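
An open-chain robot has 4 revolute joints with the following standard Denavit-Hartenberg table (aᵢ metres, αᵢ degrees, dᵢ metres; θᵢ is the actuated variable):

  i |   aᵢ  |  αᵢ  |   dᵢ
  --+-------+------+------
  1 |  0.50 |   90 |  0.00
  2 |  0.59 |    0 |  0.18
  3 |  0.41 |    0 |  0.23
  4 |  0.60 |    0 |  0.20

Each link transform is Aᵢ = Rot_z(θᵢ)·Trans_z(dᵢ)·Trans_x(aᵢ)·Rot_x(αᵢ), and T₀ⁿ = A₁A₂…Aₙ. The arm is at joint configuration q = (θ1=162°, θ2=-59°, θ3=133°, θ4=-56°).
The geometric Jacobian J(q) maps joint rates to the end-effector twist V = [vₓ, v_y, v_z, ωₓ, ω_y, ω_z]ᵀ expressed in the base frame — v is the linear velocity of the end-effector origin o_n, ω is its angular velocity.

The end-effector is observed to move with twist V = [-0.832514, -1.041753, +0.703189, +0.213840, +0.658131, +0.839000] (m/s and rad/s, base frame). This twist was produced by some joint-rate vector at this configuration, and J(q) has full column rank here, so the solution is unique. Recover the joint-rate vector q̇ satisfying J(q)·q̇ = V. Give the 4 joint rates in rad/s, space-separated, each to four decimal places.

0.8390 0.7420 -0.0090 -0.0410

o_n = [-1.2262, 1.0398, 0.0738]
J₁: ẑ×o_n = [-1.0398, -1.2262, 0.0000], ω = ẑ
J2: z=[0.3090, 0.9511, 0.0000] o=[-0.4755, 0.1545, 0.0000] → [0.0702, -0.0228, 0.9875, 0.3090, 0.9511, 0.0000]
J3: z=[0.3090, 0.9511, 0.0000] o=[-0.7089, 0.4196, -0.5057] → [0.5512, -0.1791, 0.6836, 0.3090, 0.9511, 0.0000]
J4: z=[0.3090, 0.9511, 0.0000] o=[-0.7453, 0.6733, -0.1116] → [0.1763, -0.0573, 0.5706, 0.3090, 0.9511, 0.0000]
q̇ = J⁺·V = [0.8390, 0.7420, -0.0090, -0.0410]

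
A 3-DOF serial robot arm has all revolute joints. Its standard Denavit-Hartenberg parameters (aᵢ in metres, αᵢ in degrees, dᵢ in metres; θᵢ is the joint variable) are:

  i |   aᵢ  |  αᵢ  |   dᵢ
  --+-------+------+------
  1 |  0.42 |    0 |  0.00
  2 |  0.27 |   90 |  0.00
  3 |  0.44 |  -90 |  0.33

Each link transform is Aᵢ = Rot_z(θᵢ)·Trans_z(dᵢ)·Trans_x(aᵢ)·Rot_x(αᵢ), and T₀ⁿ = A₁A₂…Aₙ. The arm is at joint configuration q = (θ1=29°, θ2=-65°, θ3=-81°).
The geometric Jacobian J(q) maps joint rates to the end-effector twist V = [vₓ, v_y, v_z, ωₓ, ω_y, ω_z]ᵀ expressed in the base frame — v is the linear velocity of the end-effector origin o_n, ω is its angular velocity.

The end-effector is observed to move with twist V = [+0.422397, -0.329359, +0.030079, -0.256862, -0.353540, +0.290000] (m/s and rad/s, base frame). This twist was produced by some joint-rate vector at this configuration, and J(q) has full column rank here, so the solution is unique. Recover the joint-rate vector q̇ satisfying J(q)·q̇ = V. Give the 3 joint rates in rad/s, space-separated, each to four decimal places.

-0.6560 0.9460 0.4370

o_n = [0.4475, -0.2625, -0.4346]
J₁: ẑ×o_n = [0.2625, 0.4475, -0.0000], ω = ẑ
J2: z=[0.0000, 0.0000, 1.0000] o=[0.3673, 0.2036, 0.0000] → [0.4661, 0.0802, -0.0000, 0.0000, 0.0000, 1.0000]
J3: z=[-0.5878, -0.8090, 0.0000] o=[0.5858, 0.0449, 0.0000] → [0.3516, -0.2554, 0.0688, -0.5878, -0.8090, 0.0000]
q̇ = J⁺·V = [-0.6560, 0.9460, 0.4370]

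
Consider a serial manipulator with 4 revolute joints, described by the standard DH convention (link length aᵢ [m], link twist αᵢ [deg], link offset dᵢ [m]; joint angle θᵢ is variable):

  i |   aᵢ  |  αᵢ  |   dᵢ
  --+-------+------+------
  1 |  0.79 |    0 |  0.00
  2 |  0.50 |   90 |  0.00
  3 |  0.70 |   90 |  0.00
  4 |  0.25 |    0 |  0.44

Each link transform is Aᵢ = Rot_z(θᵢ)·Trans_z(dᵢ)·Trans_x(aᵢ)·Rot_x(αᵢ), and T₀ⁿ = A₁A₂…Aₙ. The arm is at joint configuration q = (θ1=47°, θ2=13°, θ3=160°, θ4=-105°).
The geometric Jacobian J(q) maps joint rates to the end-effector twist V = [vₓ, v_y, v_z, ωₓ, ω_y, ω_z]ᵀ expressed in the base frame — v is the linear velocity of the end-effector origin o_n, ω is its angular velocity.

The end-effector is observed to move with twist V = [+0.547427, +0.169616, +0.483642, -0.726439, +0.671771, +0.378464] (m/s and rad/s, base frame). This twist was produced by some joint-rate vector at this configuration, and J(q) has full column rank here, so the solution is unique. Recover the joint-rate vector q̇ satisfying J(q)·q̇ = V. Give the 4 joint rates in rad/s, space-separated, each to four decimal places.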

TASK:
Each entry above needs to be retyped exactly as it appears.

SOLUTION FOR THIS PROBLEM:
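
An open-chain robot has 4 revolute joints with the following standard Denavit-Hartenberg table (aᵢ metres, αᵢ degrees, dᵢ metres; θᵢ is the actuated variable):

  i |   aᵢ  |  αᵢ  |   dᵢ
  --+-------+------+------
  1 |  0.50 |   90 |  0.00
  2 |  0.59 |    0 |  0.18
  3 |  0.41 |    0 |  0.23
  4 |  0.60 |    0 |  0.20

Each link transform is Aᵢ = Rot_z(θᵢ)·Trans_z(dᵢ)·Trans_x(aᵢ)·Rot_x(αᵢ), and T₀ⁿ = A₁A₂…Aₙ. The arm is at joint configuration q = (θ1=162°, θ2=-59°, θ3=133°, θ4=-56°).
The geometric Jacobian J(q) maps joint rates to the end-effector twist V = [vₓ, v_y, v_z, ωₓ, ω_y, ω_z]ᵀ expressed in the base frame — v is the linear velocity of the end-effector origin o_n, ω is its angular velocity.

The end-effector is observed to move with twist V = [-0.832514, -1.041753, +0.703189, +0.213840, +0.658131, +0.839000] (m/s and rad/s, base frame). This twist was produced by some joint-rate vector at this configuration, and J(q) has full column rank here, so the solution is unique. Recover the joint-rate vector q̇ satisfying J(q)·q̇ = V. Give the 4 joint rates in rad/s, space-separated, each to four decimal places.

0.8390 0.7420 -0.0090 -0.0410

o_n = [-1.2262, 1.0398, 0.0738]
J₁: ẑ×o_n = [-1.0398, -1.2262, 0.0000], ω = ẑ
J2: z=[0.3090, 0.9511, 0.0000] o=[-0.4755, 0.1545, 0.0000] → [0.0702, -0.0228, 0.9875, 0.3090, 0.9511, 0.0000]
J3: z=[0.3090, 0.9511, 0.0000] o=[-0.7089, 0.4196, -0.5057] → [0.5512, -0.1791, 0.6836, 0.3090, 0.9511, 0.0000]
J4: z=[0.3090, 0.9511, 0.0000] o=[-0.7453, 0.6733, -0.1116] → [0.1763, -0.0573, 0.5706, 0.3090, 0.9511, 0.0000]
q̇ = J⁺·V = [0.8390, 0.7420, -0.0090, -0.0410]

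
A 3-DOF serial robot arm has all revolute joints. Its standard Denavit-Hartenberg parameters (aᵢ in metres, αᵢ in degrees, dᵢ in metres; θᵢ is the joint variable) are:

  i |   aᵢ  |  αᵢ  |   dᵢ
  --+-------+------+------
  1 |  0.42 |    0 |  0.00
  2 |  0.27 |   90 |  0.00
  3 |  0.44 |  -90 |  0.33

Each link transform is Aᵢ = Rot_z(θᵢ)·Trans_z(dᵢ)·Trans_x(aᵢ)·Rot_x(αᵢ), and T₀ⁿ = A₁A₂…Aₙ. The arm is at joint configuration q = (θ1=29°, θ2=-65°, θ3=-81°).
The geometric Jacobian J(q) maps joint rates to the end-effector twist V = [vₓ, v_y, v_z, ωₓ, ω_y, ω_z]ᵀ expressed in the base frame — v is the linear velocity of the end-effector origin o_n, ω is its angular velocity.

The end-effector is observed to move with twist V = [+0.422397, -0.329359, +0.030079, -0.256862, -0.353540, +0.290000] (m/s and rad/s, base frame). This twist was produced by some joint-rate vector at this configuration, and J(q) has full column rank here, so the solution is unique. Recover the joint-rate vector q̇ satisfying J(q)·q̇ = V. Give the 3 joint rates in rad/s, space-separated, each to four decimal places.

-0.6560 0.9460 0.4370

o_n = [0.4475, -0.2625, -0.4346]
J₁: ẑ×o_n = [0.2625, 0.4475, -0.0000], ω = ẑ
J2: z=[0.0000, 0.0000, 1.0000] o=[0.3673, 0.2036, 0.0000] → [0.4661, 0.0802, -0.0000, 0.0000, 0.0000, 1.0000]
J3: z=[-0.5878, -0.8090, 0.0000] o=[0.5858, 0.0449, 0.0000] → [0.3516, -0.2554, 0.0688, -0.5878, -0.8090, 0.0000]
q̇ = J⁺·V = [-0.6560, 0.9460, 0.4370]

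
Consider a serial manipulator with 4 revolute joints, described by the standard DH convention (link length aᵢ [m], link twist αᵢ [deg], link offset dᵢ [m]; joint angle θᵢ is variable):

  i |   aᵢ  |  αᵢ  |   dᵢ
  --+-------+------+------
  1 |  0.79 |    0 |  0.00
  2 |  0.50 |   90 |  0.00
  3 |  0.70 |   90 |  0.00
  4 |  0.25 |    0 |  0.44

Each link transform is Aᵢ = Rot_z(θᵢ)·Trans_z(dᵢ)·Trans_x(aᵢ)·Rot_x(αᵢ), and T₀ⁿ = A₁A₂…Aₙ. The arm is at joint configuration q = (θ1=47°, θ2=13°, θ3=160°, θ4=-105°).
The geometric Jacobian J(q) maps joint rates to the end-effector twist V = [vₓ, v_y, v_z, ωₓ, ω_y, ω_z]ᵀ expressed in the base frame — v is the linear velocity of the end-effector origin o_n, ω is its angular velocity.

The end-effector is observed to move with twist V = [+0.547427, +0.169616, +0.483642, -0.726439, +0.671771, +0.378464] (m/s and rad/s, base frame). This twist was produced by some joint-rate vector at this configuration, and J(q) has full column rank here, so the solution is unique. Recover the joint-rate vector q̇ satisfying J(q)·q̇ = V. Give the 4 joint rates in rad/s, space-separated, each to four decimal places.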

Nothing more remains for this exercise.